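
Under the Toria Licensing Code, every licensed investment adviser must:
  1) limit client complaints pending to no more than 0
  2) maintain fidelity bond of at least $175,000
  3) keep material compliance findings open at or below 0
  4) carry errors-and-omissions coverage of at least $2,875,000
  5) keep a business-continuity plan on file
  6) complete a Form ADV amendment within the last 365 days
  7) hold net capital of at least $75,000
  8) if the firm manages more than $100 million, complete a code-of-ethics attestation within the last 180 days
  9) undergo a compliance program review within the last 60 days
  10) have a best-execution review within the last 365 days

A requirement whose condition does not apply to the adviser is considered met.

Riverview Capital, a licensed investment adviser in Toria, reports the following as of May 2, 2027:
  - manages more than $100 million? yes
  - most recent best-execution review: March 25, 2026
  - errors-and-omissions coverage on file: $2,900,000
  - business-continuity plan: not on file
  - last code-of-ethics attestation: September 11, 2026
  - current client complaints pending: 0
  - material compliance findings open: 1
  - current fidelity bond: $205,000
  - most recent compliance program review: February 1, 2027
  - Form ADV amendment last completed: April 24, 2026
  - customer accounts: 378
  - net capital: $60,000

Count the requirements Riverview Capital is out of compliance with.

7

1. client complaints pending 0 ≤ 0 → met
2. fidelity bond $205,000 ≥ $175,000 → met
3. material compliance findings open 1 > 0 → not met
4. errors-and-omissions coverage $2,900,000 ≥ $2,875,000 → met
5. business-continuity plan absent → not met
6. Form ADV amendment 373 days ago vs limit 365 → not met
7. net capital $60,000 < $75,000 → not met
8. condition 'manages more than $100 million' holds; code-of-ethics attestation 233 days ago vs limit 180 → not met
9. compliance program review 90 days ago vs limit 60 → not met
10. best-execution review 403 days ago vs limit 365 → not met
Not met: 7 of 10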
◆ ◆ ◆ ◆ ◆ ◆ ◆
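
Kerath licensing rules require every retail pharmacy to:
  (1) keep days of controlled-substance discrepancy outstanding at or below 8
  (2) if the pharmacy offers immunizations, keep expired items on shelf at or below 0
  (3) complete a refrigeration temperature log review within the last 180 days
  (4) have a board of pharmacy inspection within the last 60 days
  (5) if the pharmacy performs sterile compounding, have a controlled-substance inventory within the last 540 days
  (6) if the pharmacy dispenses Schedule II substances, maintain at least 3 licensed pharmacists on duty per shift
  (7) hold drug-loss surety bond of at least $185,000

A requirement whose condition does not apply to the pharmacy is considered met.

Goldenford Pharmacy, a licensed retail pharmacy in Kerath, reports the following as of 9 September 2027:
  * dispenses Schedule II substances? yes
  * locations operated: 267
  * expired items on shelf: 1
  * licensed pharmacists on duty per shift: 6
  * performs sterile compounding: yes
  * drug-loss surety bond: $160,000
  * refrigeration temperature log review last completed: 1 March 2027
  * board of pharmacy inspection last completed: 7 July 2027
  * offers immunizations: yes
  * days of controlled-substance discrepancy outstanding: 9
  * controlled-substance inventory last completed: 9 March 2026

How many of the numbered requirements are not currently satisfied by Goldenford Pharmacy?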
◆ ◆ ◆ ◆ ◆ ◆ ◆
**EXERCISE DIRECTIONS**
Each line of the data above containing the string "substances" is to be copied.

**WRITTEN SOLUTION**
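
  (6) if the pharmacy dispenses Schedule II substances, maintain at least 3 licensed pharmacists on duty per shift
  * dispenses Schedule II substances? yes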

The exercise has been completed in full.